Collected data:
+ + +

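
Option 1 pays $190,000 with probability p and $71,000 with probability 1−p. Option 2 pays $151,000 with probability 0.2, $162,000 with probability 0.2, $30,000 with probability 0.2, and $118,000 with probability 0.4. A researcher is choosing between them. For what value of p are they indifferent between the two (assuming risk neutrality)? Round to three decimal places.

p = 0.376

EV(Option 2) = 0.2 × 151000 + 0.2 × 162000 + 0.2 × 30000 + 0.4 × 118000 = 30200 + 32400 + 6000 + 47200 = 115800
p·190000 + (1−p)·71000 = 115800
119000p + 71000 = 115800
p = (115800 − 71000) / 119000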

+ + +

§ What you will do
Whatever appears in the lines above should be copied exactly.

§ Task output
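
Option 1 pays $190,000 with probability p and $71,000 with probability 1−p. Option 2 pays $151,000 with probability 0.2, $162,000 with probability 0.2, $30,000 with probability 0.2, and $118,000 with probability 0.4. A researcher is choosing between them. For what value of p are they indifferent between the two (assuming risk neutrality)? Round to three decimal places.

p = 0.376

EV(Option 2) = 0.2 × 151000 + 0.2 × 162000 + 0.2 × 30000 + 0.4 × 118000 = 30200 + 32400 + 6000 + 47200 = 115800
p·190000 + (1−p)·71000 = 115800
119000p + 71000 = 115800
p = (115800 − 71000) / 119000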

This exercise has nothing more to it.